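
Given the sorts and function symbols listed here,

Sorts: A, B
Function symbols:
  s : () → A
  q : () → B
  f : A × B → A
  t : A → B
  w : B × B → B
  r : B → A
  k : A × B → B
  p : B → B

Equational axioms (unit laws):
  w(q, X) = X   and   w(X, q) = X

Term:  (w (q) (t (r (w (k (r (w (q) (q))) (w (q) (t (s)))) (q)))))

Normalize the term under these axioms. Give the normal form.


1. (w (q) (t (r (w (k (r (w (q) (q))) (w (q) (t (s)))) (q)))))  →  (t (r (w (k (r (w (q) (q))) (w (q) (t (s)))) (q))))
2. (t (r (w (k (r (w (q) (q))) (w (q) (t (s)))) (q))))  →  (t (r (k (r (w (q) (q))) (w (q) (t (s))))))
3. (t (r (k (r (w (q) (q))) (w (q) (t (s))))))  →  (t (r (k (r (q)) (w (q) (t (s))))))
4. (t (r (k (r (q)) (w (q) (t (s))))))  →  (t (r (k (r (q)) (t (s)))))

normal form = (t (r (k (r (q)) (t (s)))))


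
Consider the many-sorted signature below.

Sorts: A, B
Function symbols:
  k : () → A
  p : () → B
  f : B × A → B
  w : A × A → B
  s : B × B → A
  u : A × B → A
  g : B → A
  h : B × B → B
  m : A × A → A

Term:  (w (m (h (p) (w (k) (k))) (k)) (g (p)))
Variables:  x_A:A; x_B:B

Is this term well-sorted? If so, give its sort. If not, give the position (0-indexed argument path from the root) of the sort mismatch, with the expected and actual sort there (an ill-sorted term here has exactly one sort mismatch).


      (p) : B
        (k) : A
        (k) : A
      (w (k) (k)) : B
    (h (p) (w (k) (k))) : B
    (k) : A
  (m (h (p) (w (k) (k))) (k)) : ✗ arg 0 at [0, 0] has sort B, expected A
    (p) : B
  (g (p)) : A

ill-sorted at position [0, 0]: expected A, got B


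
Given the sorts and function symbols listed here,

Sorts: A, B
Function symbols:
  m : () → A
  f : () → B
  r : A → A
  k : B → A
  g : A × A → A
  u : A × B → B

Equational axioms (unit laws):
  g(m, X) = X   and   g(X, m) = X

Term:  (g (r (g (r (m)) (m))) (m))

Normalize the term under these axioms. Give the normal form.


1. (g (r (g (r (m)) (m))) (m))  →  (r (g (r (m)) (m)))
2. (r (g (r (m)) (m)))  →  (r (r (m)))

normal form = (r (r (m)))


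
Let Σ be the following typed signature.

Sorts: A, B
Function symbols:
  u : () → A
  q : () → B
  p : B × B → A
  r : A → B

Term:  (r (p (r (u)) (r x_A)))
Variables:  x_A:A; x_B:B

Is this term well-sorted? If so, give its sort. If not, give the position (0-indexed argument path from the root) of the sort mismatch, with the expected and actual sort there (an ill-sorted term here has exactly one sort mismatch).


well-sorted; sort = B

      (u) : A
    (r (u)) : B
      x_A : A
    (r x_A) : B
  (p (r (u)) (r x_A)) : A
(r (p (r (u)) (r x_A))) : B


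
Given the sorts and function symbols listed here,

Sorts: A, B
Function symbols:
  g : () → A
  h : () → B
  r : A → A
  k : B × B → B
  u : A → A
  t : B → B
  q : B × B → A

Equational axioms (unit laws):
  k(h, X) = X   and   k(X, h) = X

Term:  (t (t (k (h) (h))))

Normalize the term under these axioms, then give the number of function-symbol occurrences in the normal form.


1. (t (t (k (h) (h))))  →  (t (t (h)))
normal form: (t (t (h)))

size = 3


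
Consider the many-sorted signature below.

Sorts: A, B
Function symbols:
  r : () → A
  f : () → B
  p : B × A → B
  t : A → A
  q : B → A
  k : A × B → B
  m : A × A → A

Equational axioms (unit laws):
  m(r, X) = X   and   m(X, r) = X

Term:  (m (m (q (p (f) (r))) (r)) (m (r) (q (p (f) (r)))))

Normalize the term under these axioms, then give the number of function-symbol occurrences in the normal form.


1. (m (m (q (p (f) (r))) (r)) (m (r) (q (p (f) (r)))))  →  (m (q (p (f) (r))) (m (r) (q (p (f) (r)))))
2. (m (q (p (f) (r))) (m (r) (q (p (f) (r)))))  →  (m (q (p (f) (r))) (q (p (f) (r))))
normal form: (m (q (p (f) (r))) (q (p (f) (r))))

size = 9


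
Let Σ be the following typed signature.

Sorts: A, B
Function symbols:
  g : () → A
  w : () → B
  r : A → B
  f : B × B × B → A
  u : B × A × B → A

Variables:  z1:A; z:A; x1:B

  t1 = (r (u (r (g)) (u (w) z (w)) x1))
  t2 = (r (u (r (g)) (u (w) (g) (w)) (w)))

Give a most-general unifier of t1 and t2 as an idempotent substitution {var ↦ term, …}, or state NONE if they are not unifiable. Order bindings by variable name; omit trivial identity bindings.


{x1 ↦ (w), z ↦ (g)}


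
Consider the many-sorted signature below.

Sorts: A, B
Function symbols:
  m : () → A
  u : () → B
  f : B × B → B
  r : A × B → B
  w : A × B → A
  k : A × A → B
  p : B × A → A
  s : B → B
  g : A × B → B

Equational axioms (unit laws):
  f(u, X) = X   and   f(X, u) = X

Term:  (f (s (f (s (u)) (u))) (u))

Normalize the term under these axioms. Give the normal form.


1. (f (s (f (s (u)) (u))) (u))  →  (s (f (s (u)) (u)))
2. (s (f (s (u)) (u)))  →  (s (s (u)))

normal form = (s (s (u)))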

__What the task asks__
Exactly as given, restate all the lines above.

__Result of the task__
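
Given the sorts and function symbols listed here,

Sorts: A, B
Function symbols:
  s : () → A
  q : () → B
  f : A × B → A
  t : A → B
  w : B × B → B
  r : B → A
  k : A × B → B
  p : B → B

Equational axioms (unit laws):
  w(q, X) = X   and   w(X, q) = X

Term:  (w (q) (t (r (w (k (r (w (q) (q))) (w (q) (t (s)))) (q)))))

Normalize the term under these axioms. Give the normal form.


1. (w (q) (t (r (w (k (r (w (q) (q))) (w (q) (t (s)))) (q)))))  →  (t (r (w (k (r (w (q) (q))) (w (q) (t (s)))) (q))))
2. (t (r (w (k (r (w (q) (q))) (w (q) (t (s)))) (q))))  →  (t (r (k (r (w (q) (q))) (w (q) (t (s))))))
3. (t (r (k (r (w (q) (q))) (w (q) (t (s))))))  →  (t (r (k (r (q)) (w (q) (t (s))))))
4. (t (r (k (r (q)) (w (q) (t (s))))))  →  (t (r (k (r (q)) (t (s)))))

normal form = (t (r (k (r (q)) (t (s)))))


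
Consider the many-sorted signature below.

Sorts: A, B
Function symbols:
  k : () → A
  p : () → B
  f : B × A → B
  w : A × A → B
  s : B × B → A
  u : A × B → A
  g : B → A
  h : B × B → B
  m : A × A → A

Term:  (w (m (h (p) (w (k) (k))) (k)) (g (p)))
Variables:  x_A:A; x_B:B

Is this term well-sorted? If so, give its sort. If not, give the position (0-indexed argument path from the root) of the sort mismatch, with the expected and actual sort there (an ill-sorted term here has exactly one sort mismatch).


      (p) : B
        (k) : A
        (k) : A
      (w (k) (k)) : B
    (h (p) (w (k) (k))) : B
    (k) : A
  (m (h (p) (w (k) (k))) (k)) : ✗ arg 0 at [0, 0] has sort B, expected A
    (p) : B
  (g (p)) : A

ill-sorted at position [0, 0]: expected A, got B


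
Given the sorts and function symbols listed here,

Sorts: A, B
Function symbols:
  m : () → A
  f : () → B
  r : A → A
  k : B → A
  g : A × A → A
  u : A × B → B

Equational axioms (unit laws):
  g(m, X) = X   and   g(X, m) = X

Term:  (g (r (g (r (m)) (m))) (m))

Normalize the term under these axioms. Give the normal form.


1. (g (r (g (r (m)) (m))) (m))  →  (r (g (r (m)) (m)))
2. (r (g (r (m)) (m)))  →  (r (r (m)))

normal form = (r (r (m)))


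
Let Σ be the following typed signature.

Sorts: A, B
Function symbols:
  u : () → A
  q : () → B
  p : B × B → A
  r : A → B

Term:  (r (p (r (u)) (r x_A)))
Variables:  x_A:A; x_B:B

Is this term well-sorted? If so, give its sort. If not, give the position (0-indexed argument path from the root) of the sort mismatch, with the expected and actual sort there (an ill-sorted term here has exactly one sort mismatch).


well-sorted; sort = B

      (u) : A
    (r (u)) : B
      x_A : A
    (r x_A) : B
  (p (r (u)) (r x_A)) : A
(r (p (r (u)) (r x_A))) : B


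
Given the sorts and function symbols listed here,

Sorts: A, B
Function symbols:
  g : () → A
  h : () → B
  r : A → A
  k : B × B → B
  u : A → A
  t : B → B
  q : B × B → A

Equational axioms (unit laws):
  k(h, X) = X   and   k(X, h) = X

Term:  (t (t (k (h) (h))))

Normalize the term under these axioms, then give the number of function-symbol occurrences in the normal form.


1. (t (t (k (h) (h))))  →  (t (t (h)))
normal form: (t (t (h)))

size = 3


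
Consider the many-sorted signature below.

Sorts: A, B
Function symbols:
  r : () → A
  f : () → B
  p : B × A → B
  t : A → A
  q : B → A
  k : A × B → B
  m : A × A → A

Equational axioms (unit laws):
  m(r, X) = X   and   m(X, r) = X

Term:  (m (m (q (p (f) (r))) (r)) (m (r) (q (p (f) (r)))))

Normalize the term under these axioms, then give the number of function-symbol occurrences in the normal form.


1. (m (m (q (p (f) (r))) (r)) (m (r) (q (p (f) (r)))))  →  (m (q (p (f) (r))) (m (r) (q (p (f) (r)))))
2. (m (q (p (f) (r))) (m (r) (q (p (f) (r)))))  →  (m (q (p (f) (r))) (q (p (f) (r))))
normal form: (m (q (p (f) (r))) (q (p (f) (r))))

size = 9


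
Let Σ be the following typed signature.

Sorts: A, B
Function symbols:
  g : () → A
  w : () → B
  r : A → B
  f : B × B × B → A
  u : B × A × B → A

Variables:  z1:A; z:A; x1:B

  t1 = (r (u (r (g)) (u (w) z (w)) x1))
  t2 = (r (u (r (g)) (u (w) (g) (w)) (w)))

Give a most-general unifier of t1 and t2 as an idempotent substitution {var ↦ term, …}, or state NONE if they are not unifiable. Order bindings by variable name; omit trivial identity bindings.


{x1 ↦ (w), z ↦ (g)}


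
Consider the many-sorted signature below.

Sorts: A, B
Function symbols:
  m : () → A
  u : () → B
  f : B × B → B
  r : A × B → B
  w : A × B → A
  k : A × A → B
  p : B × A → A
  s : B → B
  g : A × B → B

Equational axioms (unit laws):
  f(u, X) = X   and   f(X, u) = X

Term:  (f (s (f (s (u)) (u))) (u))

Normalize the term under these axioms. Give the normal form.


1. (f (s (f (s (u)) (u))) (u))  →  (s (f (s (u)) (u)))
2. (s (f (s (u)) (u)))  →  (s (s (u)))

normal form = (s (s (u)))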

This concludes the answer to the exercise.